-- Opening Marker --

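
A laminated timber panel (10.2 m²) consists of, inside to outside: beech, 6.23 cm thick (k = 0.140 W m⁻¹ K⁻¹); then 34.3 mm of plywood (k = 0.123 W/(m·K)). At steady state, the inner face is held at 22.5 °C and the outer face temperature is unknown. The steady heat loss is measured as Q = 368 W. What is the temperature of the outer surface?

Sum the resistances:
  R_beech = L/(kA) = 0.0623/(0.140·10.2) = 0.04363 K/W
  R_plywood = L/(kA) = 0.0343/(0.123·10.2) = 0.02734 K/W
ΣR = 0.07097 K/W
ΔT = Q·ΣR = 368 × 0.07097 = 26.12 K
Heat flows outward, so T_out = T_in − ΔT = 22.5 − 26.12 = -3.62 °C

T_out = -3.62 °C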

-- Closing Marker --

- Aim of the task
Each record shown above must be printed once more, exactly.

- Written reply
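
A laminated timber panel (10.2 m²) consists of, inside to outside: beech, 6.23 cm thick (k = 0.140 W m⁻¹ K⁻¹); then 34.3 mm of plywood (k = 0.123 W/(m·K)). At steady state, the inner face is held at 22.5 °C and the outer face temperature is unknown. The steady heat loss is measured as Q = 368 W. What is the temperature of the outer surface?

Sum the resistances:
  R_beech = L/(kA) = 0.0623/(0.140·10.2) = 0.04363 K/W
  R_plywood = L/(kA) = 0.0343/(0.123·10.2) = 0.02734 K/W
ΣR = 0.07097 K/W
ΔT = Q·ΣR = 368 × 0.07097 = 26.12 K
Heat flows outward, so T_out = T_in − ΔT = 22.5 − 26.12 = -3.62 °C

T_out = -3.62 °C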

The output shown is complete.